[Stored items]
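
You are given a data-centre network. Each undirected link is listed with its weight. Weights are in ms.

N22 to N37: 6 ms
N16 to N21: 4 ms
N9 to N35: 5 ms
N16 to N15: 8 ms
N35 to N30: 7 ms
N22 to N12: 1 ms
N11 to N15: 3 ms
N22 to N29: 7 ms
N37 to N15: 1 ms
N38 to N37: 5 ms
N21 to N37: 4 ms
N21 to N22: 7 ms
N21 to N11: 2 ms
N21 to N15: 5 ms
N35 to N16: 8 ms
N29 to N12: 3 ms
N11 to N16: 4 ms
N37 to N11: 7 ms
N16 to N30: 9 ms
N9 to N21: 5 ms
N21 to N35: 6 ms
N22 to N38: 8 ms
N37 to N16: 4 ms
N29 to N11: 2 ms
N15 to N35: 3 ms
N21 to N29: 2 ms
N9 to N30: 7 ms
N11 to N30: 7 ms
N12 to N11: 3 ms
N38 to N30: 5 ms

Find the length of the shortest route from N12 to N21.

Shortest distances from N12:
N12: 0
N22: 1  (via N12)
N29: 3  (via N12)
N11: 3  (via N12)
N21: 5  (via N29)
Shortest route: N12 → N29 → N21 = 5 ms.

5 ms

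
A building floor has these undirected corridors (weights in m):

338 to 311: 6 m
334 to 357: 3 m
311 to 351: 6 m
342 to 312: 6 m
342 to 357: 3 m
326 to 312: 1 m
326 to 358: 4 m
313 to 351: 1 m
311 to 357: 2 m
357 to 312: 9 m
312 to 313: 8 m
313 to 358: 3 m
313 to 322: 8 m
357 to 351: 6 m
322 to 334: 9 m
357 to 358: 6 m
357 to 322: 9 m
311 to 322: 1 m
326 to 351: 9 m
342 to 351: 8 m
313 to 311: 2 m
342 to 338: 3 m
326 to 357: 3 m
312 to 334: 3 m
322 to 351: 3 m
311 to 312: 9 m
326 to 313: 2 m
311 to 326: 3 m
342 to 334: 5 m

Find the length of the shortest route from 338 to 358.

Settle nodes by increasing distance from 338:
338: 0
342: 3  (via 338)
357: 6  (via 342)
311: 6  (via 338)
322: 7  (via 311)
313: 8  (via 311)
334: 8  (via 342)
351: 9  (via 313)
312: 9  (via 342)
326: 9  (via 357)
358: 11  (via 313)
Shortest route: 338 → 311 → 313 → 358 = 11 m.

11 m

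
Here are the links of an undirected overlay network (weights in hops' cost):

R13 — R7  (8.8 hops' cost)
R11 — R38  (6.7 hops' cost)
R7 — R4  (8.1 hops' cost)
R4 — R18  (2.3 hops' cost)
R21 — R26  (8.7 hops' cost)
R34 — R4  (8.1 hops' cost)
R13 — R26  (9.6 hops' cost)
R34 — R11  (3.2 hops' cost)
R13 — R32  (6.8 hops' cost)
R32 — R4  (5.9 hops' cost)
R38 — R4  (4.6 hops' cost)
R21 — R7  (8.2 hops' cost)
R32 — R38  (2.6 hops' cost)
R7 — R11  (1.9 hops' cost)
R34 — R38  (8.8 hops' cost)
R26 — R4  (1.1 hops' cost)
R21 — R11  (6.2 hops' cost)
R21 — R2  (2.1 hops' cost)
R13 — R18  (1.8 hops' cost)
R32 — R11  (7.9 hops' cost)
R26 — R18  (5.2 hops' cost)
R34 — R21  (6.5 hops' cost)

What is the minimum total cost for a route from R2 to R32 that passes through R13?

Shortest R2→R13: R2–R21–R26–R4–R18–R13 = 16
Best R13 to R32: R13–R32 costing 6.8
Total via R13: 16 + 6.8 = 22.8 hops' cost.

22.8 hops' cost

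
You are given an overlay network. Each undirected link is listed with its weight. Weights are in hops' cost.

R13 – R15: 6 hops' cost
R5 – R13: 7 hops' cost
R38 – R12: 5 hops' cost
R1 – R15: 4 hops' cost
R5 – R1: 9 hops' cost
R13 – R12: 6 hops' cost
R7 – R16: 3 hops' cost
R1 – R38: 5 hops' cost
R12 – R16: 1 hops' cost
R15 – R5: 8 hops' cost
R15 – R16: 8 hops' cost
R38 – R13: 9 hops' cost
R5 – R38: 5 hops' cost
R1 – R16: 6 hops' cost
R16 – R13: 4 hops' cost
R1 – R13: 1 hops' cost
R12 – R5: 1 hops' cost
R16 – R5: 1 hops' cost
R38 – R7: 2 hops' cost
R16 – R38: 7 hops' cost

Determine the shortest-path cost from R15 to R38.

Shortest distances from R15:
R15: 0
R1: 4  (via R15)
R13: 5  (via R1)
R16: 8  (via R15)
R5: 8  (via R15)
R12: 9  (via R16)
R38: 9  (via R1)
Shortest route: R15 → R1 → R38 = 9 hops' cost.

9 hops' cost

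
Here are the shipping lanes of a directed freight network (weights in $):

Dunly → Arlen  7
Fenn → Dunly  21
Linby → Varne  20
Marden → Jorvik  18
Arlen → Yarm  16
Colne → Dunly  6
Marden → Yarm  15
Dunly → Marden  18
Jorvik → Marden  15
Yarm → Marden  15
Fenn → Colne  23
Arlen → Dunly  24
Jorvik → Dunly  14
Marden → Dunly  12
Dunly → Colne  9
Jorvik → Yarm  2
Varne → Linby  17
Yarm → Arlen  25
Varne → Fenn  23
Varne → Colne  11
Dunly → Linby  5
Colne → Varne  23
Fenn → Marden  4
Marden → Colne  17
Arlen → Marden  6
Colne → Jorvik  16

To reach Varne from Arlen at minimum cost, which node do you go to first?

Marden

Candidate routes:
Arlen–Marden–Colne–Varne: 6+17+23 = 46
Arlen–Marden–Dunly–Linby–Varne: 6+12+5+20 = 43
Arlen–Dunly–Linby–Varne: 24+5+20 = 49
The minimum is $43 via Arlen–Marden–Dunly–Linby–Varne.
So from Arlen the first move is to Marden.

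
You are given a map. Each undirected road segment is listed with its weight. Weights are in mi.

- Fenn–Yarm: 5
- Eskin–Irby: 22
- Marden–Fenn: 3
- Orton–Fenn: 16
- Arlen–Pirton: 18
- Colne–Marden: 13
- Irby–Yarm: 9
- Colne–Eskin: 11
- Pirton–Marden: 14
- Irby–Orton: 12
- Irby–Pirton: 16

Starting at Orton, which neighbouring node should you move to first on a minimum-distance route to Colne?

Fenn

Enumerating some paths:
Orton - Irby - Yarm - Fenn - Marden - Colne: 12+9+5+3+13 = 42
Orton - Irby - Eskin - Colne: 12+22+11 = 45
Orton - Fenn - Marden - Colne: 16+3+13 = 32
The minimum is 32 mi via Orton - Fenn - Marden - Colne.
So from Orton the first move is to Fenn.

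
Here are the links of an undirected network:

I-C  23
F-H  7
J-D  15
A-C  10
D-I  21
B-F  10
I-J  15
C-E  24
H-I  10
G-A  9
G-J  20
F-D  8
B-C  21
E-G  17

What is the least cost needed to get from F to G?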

--

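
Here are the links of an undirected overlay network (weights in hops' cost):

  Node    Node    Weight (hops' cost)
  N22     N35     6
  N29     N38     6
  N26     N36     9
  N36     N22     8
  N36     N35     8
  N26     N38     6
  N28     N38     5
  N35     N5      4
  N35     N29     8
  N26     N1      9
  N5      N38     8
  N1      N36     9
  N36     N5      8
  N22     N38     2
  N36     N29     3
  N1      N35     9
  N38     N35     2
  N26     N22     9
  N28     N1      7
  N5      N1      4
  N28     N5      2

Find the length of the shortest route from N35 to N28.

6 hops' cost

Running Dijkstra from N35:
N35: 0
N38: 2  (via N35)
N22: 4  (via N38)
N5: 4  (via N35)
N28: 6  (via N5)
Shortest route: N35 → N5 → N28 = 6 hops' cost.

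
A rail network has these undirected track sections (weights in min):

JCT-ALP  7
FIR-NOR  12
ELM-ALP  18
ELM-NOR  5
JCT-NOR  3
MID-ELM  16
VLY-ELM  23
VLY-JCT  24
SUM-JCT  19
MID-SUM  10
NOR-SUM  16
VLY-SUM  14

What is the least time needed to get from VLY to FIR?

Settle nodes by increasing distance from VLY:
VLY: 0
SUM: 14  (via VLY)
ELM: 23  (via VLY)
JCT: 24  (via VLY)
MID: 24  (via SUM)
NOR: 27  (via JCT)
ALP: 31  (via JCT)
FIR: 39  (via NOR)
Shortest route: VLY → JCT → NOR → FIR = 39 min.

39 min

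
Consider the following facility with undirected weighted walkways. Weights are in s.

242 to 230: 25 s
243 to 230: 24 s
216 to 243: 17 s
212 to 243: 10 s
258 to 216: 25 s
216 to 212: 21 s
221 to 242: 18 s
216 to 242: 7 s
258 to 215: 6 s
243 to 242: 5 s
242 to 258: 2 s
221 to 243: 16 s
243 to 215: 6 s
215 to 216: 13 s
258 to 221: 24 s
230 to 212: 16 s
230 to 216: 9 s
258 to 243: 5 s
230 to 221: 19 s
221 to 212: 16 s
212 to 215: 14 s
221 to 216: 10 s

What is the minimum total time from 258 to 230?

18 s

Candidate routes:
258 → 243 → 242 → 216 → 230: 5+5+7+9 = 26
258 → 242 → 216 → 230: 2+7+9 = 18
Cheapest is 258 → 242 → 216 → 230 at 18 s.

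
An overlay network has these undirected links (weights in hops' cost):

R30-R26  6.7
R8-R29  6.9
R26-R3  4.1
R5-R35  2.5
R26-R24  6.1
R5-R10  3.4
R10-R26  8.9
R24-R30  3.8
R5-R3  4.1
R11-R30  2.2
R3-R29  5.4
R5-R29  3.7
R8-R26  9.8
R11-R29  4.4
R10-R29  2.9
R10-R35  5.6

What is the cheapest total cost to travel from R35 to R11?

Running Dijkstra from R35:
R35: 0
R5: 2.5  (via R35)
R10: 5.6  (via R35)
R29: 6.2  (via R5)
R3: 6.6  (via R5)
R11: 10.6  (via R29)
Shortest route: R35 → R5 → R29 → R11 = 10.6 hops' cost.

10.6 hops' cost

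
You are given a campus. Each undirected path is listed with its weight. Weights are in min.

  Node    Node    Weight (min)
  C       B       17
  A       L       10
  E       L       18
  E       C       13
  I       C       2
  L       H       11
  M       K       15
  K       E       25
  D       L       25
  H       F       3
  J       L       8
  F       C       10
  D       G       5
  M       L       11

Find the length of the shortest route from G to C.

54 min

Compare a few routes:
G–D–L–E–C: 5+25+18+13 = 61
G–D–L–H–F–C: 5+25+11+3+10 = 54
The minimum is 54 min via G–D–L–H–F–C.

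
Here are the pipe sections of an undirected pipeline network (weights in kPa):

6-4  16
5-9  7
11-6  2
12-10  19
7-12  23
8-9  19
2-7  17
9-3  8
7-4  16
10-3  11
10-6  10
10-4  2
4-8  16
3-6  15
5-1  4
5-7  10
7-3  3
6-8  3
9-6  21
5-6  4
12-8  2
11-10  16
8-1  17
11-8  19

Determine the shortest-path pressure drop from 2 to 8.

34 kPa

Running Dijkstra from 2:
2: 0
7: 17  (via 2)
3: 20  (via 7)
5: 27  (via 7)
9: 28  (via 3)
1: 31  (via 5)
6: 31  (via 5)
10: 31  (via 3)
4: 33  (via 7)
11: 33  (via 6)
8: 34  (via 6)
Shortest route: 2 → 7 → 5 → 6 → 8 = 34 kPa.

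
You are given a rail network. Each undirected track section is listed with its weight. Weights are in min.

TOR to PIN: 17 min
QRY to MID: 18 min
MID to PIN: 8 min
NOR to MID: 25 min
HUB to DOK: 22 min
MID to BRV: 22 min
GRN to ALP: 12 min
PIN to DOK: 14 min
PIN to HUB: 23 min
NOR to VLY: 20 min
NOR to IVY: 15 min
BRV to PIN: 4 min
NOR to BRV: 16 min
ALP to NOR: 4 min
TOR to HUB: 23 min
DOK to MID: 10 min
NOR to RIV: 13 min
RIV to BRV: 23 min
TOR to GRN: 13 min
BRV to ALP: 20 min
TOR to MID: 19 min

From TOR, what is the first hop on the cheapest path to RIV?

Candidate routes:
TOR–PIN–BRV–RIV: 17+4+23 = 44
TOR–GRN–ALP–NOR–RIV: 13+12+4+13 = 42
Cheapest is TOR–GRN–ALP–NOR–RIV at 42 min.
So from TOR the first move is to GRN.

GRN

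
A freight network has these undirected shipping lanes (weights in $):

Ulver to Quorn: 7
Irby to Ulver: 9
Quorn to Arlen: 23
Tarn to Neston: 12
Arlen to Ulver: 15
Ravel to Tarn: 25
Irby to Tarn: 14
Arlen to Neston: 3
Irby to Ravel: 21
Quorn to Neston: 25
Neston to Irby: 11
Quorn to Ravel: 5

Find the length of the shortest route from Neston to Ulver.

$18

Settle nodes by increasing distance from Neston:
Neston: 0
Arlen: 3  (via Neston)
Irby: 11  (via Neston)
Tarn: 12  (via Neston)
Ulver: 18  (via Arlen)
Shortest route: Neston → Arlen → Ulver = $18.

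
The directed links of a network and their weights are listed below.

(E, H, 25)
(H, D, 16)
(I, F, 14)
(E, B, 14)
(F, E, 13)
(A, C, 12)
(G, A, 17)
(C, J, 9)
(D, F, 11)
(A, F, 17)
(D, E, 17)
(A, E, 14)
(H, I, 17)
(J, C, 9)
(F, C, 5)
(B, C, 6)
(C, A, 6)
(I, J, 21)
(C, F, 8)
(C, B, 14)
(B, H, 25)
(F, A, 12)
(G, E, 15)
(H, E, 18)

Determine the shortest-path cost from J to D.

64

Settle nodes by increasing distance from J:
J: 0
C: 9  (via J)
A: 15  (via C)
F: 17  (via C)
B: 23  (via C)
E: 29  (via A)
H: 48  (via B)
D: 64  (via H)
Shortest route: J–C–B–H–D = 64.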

▸ **EXERCISE OBJECTIVE**
Copy range, inclusive: the line holding "216 to 242: 7 s" to the line holding "221 to 216: 10 s". Reproduce exactly those lines of the records above and no others.

▸ **WRITTEN RESPONSE**
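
216 to 242: 7 s
258 to 215: 6 s
243 to 242: 5 s
242 to 258: 2 s
221 to 243: 16 s
243 to 215: 6 s
215 to 216: 13 s
258 to 221: 24 s
230 to 212: 16 s
230 to 216: 9 s
258 to 243: 5 s
230 to 221: 19 s
221 to 212: 16 s
212 to 215: 14 s
221 to 216: 10 s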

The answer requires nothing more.